**Supplied data:**
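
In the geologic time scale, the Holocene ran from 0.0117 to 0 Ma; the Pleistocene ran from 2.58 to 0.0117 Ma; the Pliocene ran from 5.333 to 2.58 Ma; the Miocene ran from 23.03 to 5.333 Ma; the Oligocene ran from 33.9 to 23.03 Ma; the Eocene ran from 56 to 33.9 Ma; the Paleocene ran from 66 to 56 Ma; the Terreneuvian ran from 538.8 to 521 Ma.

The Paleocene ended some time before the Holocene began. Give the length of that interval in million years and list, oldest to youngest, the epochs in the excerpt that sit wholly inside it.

55.9883 million years; Eocene, Oligocene, Miocene, Pliocene, Pleistocene

The Paleocene closes at 56 Ma and the Holocene opens at 0.0117 Ma, so the interval is 56 − 0.0117 = 55.9883 Myr.
An epoch fits inside if it starts at or after 56 Ma and ends at or before 0.0117 Ma; oldest first that gives Eocene, Oligocene, Miocene, Pliocene, Pleistocene.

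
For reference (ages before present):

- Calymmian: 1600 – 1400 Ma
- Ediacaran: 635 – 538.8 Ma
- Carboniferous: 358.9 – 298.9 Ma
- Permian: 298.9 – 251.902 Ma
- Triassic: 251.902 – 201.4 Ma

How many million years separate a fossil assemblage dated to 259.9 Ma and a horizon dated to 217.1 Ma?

42.8 million years

259.9 − 217.1 = 42.8 million years.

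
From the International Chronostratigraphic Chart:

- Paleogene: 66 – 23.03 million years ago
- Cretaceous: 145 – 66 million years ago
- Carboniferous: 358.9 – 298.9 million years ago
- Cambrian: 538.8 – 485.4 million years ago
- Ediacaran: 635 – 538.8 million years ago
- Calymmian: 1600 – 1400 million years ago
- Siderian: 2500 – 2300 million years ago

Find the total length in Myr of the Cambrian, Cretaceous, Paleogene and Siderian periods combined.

Duration is start − end for each: (538.8 − 485.4) + (145 − 66) + (66 − 23.03) + (2500 − 2300).
That is 53.4 + 79 + 42.97 + 200, which totals 375.37 million years.

375.37 million years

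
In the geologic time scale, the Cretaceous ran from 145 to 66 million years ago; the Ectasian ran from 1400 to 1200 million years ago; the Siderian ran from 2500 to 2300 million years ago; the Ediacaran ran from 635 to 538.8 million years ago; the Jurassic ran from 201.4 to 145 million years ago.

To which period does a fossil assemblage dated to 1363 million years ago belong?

Ectasian

1363 Ma lies between 1400 and 1200 Ma, so it falls in the Ectasian.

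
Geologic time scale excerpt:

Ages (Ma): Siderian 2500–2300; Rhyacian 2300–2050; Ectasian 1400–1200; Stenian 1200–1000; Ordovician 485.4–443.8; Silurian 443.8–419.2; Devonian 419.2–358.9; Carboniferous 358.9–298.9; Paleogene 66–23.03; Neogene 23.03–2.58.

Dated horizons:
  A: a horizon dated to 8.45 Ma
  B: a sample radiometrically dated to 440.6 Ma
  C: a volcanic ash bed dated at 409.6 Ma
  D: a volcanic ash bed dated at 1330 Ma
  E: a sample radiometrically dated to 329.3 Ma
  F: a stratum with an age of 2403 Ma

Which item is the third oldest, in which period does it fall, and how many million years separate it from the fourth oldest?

B, in the Silurian; 31 million years to C

Sorted oldest-first by Ma: F (2403), D (1330), B (440.6), C (409.6), E (329.3), A (8.45).
The third oldest is B at 440.6 Ma, which lies in 443.8–419.2 Ma: the Silurian.
The fourth oldest is C at 409.6 Ma; separation = |440.6 − 409.6| = 31 Myr.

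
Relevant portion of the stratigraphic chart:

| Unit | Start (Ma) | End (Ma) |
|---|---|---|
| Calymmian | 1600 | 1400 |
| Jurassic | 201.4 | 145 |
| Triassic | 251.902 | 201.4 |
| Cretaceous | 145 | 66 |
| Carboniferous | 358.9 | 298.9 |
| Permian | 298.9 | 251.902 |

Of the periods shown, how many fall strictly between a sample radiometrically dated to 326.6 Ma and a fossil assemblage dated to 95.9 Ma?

The older date is 326.6 Ma and the younger is 95.9 Ma.
Periods with start < 326.6 and end > 95.9 Ma: Permian (298.9–251.902), Triassic (251.902–201.4), Jurassic (201.4–145).
That is 3 complete periods.

3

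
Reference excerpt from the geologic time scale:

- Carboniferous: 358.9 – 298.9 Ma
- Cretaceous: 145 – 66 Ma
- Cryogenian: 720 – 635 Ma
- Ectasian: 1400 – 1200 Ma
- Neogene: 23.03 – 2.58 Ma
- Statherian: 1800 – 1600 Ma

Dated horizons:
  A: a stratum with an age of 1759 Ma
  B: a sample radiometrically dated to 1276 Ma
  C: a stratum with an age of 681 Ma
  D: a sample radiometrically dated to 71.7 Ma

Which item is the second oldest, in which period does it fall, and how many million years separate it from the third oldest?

Larger Ma means older, so oldest first: A 1759 > B 1276 > C 681 > D 71.7.
Counting 2 along gives B (1276 Ma); the excerpt puts that inside the Ectasian, 1400–1200 Ma.
Next in line is C (681 Ma), and 1276 − 681 = 595 Myr.

B, in the Ectasian; 595 million years to C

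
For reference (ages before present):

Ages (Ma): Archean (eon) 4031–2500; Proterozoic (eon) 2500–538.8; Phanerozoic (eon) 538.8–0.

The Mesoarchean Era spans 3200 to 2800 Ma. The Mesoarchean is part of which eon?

The Mesoarchean (3200–2800 Ma) lies entirely within 4031–2500 Ma, the Archean Eon.

Archean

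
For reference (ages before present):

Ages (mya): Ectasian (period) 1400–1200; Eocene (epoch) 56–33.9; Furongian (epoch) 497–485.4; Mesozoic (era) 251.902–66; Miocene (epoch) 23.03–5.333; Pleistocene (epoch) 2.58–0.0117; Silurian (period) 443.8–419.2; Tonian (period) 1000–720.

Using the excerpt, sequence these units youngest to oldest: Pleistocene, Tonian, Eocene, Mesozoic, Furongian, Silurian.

Sorting by start age (ascending Ma, since larger Ma = older): Pleistocene began 2.58, Eocene began 56, Mesozoic began 251.902, Silurian began 443.8, Furongian began 497, Tonian began 1000.

Pleistocene, Eocene, Mesozoic, Silurian, Furongian, Tonian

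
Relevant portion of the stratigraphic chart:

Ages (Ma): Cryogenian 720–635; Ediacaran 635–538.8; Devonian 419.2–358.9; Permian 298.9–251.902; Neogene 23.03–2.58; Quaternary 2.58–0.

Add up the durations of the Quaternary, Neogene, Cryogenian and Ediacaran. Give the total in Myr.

Each duration: Quaternary = 2.58; Neogene = 20.45; Cryogenian = 85; Ediacaran = 96.2.
Sum: 2.58 + 20.45 + 85 + 96.2 = 204.23 Myr.

204.23 million years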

**Exercise brief:** Could you give the data again, word for word?

**Written answer:**
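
In the geologic time scale, the Holocene ran from 0.0117 to 0 Ma; the Pleistocene ran from 2.58 to 0.0117 Ma; the Pliocene ran from 5.333 to 2.58 Ma; the Miocene ran from 23.03 to 5.333 Ma; the Oligocene ran from 33.9 to 23.03 Ma; the Eocene ran from 56 to 33.9 Ma; the Paleocene ran from 66 to 56 Ma; the Terreneuvian ran from 538.8 to 521 Ma.

The Paleocene ended some time before the Holocene began. Give the length of that interval in million years and list, oldest to youngest, the epochs in the excerpt that sit wholly inside it.

55.9883 million years; Eocene, Oligocene, Miocene, Pliocene, Pleistocene

The Paleocene closes at 56 Ma and the Holocene opens at 0.0117 Ma, so the interval is 56 − 0.0117 = 55.9883 Myr.
An epoch fits inside if it starts at or after 56 Ma and ends at or before 0.0117 Ma; oldest first that gives Eocene, Oligocene, Miocene, Pliocene, Pleistocene.

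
For reference (ages before present):

- Calymmian: 1600 – 1400 Ma
- Ediacaran: 635 – 538.8 Ma
- Carboniferous: 358.9 – 298.9 Ma
- Permian: 298.9 – 251.902 Ma
- Triassic: 251.902 – 201.4 Ma

How many million years separate a fossil assemblage dated to 259.9 Ma and a horizon dated to 217.1 Ma?

42.8 million years

259.9 − 217.1 = 42.8 million years.

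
From the International Chronostratigraphic Chart:

- Paleogene: 66 – 23.03 million years ago
- Cretaceous: 145 – 66 million years ago
- Carboniferous: 358.9 – 298.9 million years ago
- Cambrian: 538.8 – 485.4 million years ago
- Ediacaran: 635 – 538.8 million years ago
- Calymmian: 1600 – 1400 million years ago
- Siderian: 2500 – 2300 million years ago

Find the total length in Myr of the Cambrian, Cretaceous, Paleogene and Siderian periods combined.

Duration is start − end for each: (538.8 − 485.4) + (145 − 66) + (66 − 23.03) + (2500 − 2300).
That is 53.4 + 79 + 42.97 + 200, which totals 375.37 million years.

375.37 million years

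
In the geologic time scale, the Cretaceous ran from 145 to 66 million years ago; the Ectasian ran from 1400 to 1200 million years ago; the Siderian ran from 2500 to 2300 million years ago; the Ediacaran ran from 635 to 538.8 million years ago; the Jurassic ran from 201.4 to 145 million years ago.

To which period does a fossil assemblage dated to 1363 million years ago belong?

Ectasian

1363 Ma lies between 1400 and 1200 Ma, so it falls in the Ectasian.

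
Geologic time scale excerpt:

Ages (Ma): Siderian 2500–2300; Rhyacian 2300–2050; Ectasian 1400–1200; Stenian 1200–1000; Ordovician 485.4–443.8; Silurian 443.8–419.2; Devonian 419.2–358.9; Carboniferous 358.9–298.9; Paleogene 66–23.03; Neogene 23.03–2.58.

Dated horizons:
  A: a horizon dated to 8.45 Ma
  B: a sample radiometrically dated to 440.6 Ma
  C: a volcanic ash bed dated at 409.6 Ma
  D: a volcanic ash bed dated at 1330 Ma
  E: a sample radiometrically dated to 329.3 Ma
  F: a stratum with an age of 2403 Ma

Which item is the third oldest, in which period does it fall, and how many million years separate it from the fourth oldest?

B, in the Silurian; 31 million years to C

Sorted oldest-first by Ma: F (2403), D (1330), B (440.6), C (409.6), E (329.3), A (8.45).
The third oldest is B at 440.6 Ma, which lies in 443.8–419.2 Ma: the Silurian.
The fourth oldest is C at 409.6 Ma; separation = |440.6 − 409.6| = 31 Myr.

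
Relevant portion of the stratigraphic chart:

| Unit | Start (Ma) | End (Ma) |
|---|---|---|
| Calymmian | 1600 | 1400 |
| Jurassic | 201.4 | 145 |
| Triassic | 251.902 | 201.4 |
| Cretaceous | 145 | 66 |
| Carboniferous | 358.9 | 298.9 |
| Permian | 298.9 | 251.902 |

Of the periods shown, how many fall strictly between a sample radiometrically dated to 326.6 Ma and a fossil assemblage dated to 95.9 Ma?

The older date is 326.6 Ma and the younger is 95.9 Ma.
Periods with start < 326.6 and end > 95.9 Ma: Permian (298.9–251.902), Triassic (251.902–201.4), Jurassic (201.4–145).
That is 3 complete periods.

3

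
Reference excerpt from the geologic time scale:

- Carboniferous: 358.9 – 298.9 Ma
- Cretaceous: 145 – 66 Ma
- Cryogenian: 720 – 635 Ma
- Ectasian: 1400 – 1200 Ma
- Neogene: 23.03 – 2.58 Ma
- Statherian: 1800 – 1600 Ma

Dated horizons:
  A: a stratum with an age of 1759 Ma
  B: a sample radiometrically dated to 1276 Ma
  C: a stratum with an age of 681 Ma
  D: a sample radiometrically dated to 71.7 Ma

Which item is the second oldest, in which period does it fall, and how many million years separate it from the third oldest?

Larger Ma means older, so oldest first: A 1759 > B 1276 > C 681 > D 71.7.
Counting 2 along gives B (1276 Ma); the excerpt puts that inside the Ectasian, 1400–1200 Ma.
Next in line is C (681 Ma), and 1276 − 681 = 595 Myr.

B, in the Ectasian; 595 million years to C

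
For reference (ages before present):

Ages (Ma): Archean (eon) 4031–2500; Proterozoic (eon) 2500–538.8; Phanerozoic (eon) 538.8–0.

The Mesoarchean Era spans 3200 to 2800 Ma. The Mesoarchean is part of which eon?

The Mesoarchean (3200–2800 Ma) lies entirely within 4031–2500 Ma, the Archean Eon.

Archean

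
For reference (ages before present):

Ages (mya): Ectasian (period) 1400–1200; Eocene (epoch) 56–33.9; Furongian (epoch) 497–485.4; Mesozoic (era) 251.902–66; Miocene (epoch) 23.03–5.333; Pleistocene (epoch) 2.58–0.0117; Silurian (period) 443.8–419.2; Tonian (period) 1000–720.

Using the excerpt, sequence these units youngest to oldest: Pleistocene, Tonian, Eocene, Mesozoic, Furongian, Silurian.

Sorting by start age (ascending Ma, since larger Ma = older): Pleistocene began 2.58, Eocene began 56, Mesozoic began 251.902, Silurian began 443.8, Furongian began 497, Tonian began 1000.

Pleistocene, Eocene, Mesozoic, Silurian, Furongian, Tonian

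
Relevant portion of the stratigraphic chart:

Ages (Ma): Cryogenian 720–635; Ediacaran 635–538.8; Devonian 419.2–358.9; Permian 298.9–251.902; Neogene 23.03–2.58; Quaternary 2.58–0.

Add up the durations of the Quaternary, Neogene, Cryogenian and Ediacaran. Give the total in Myr.

Each duration: Quaternary = 2.58; Neogene = 20.45; Cryogenian = 85; Ediacaran = 96.2.
Sum: 2.58 + 20.45 + 85 + 96.2 = 204.23 Myr.

204.23 million years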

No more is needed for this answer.